EXERCISE DATA

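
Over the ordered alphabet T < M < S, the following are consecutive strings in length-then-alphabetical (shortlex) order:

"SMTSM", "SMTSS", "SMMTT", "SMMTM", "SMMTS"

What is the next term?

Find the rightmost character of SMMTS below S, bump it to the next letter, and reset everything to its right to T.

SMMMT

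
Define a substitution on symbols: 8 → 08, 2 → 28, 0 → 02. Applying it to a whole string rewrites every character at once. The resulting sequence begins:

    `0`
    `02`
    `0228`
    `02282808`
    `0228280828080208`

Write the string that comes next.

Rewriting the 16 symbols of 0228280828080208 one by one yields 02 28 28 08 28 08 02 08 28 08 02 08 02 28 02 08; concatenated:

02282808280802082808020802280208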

EXERCISE DESCRIPTION
All of the material should be given again, character for character.

OUTPUT FOR THIS EXERCISE
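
Over the ordered alphabet T < M < S, the following are consecutive strings in length-then-alphabetical (shortlex) order:

"SMTSM", "SMTSS", "SMMTT", "SMMTM", "SMMTS"

What is the next term?

Find the rightmost character of SMMTS below S, bump it to the next letter, and reset everything to its right to T.

SMMMT

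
Define a substitution on symbols: 8 → 08, 2 → 28, 0 → 02. Applying it to a whole string rewrites every character at once. The resulting sequence begins:

    `0`
    `02`
    `0228`
    `02282808`
    `0228280828080208`

Write the string that comes next.

Rewriting the 16 symbols of 0228280828080208 one by one yields 02 28 28 08 28 08 02 08 28 08 02 08 02 28 02 08; concatenated:

02282808280802082808020802280208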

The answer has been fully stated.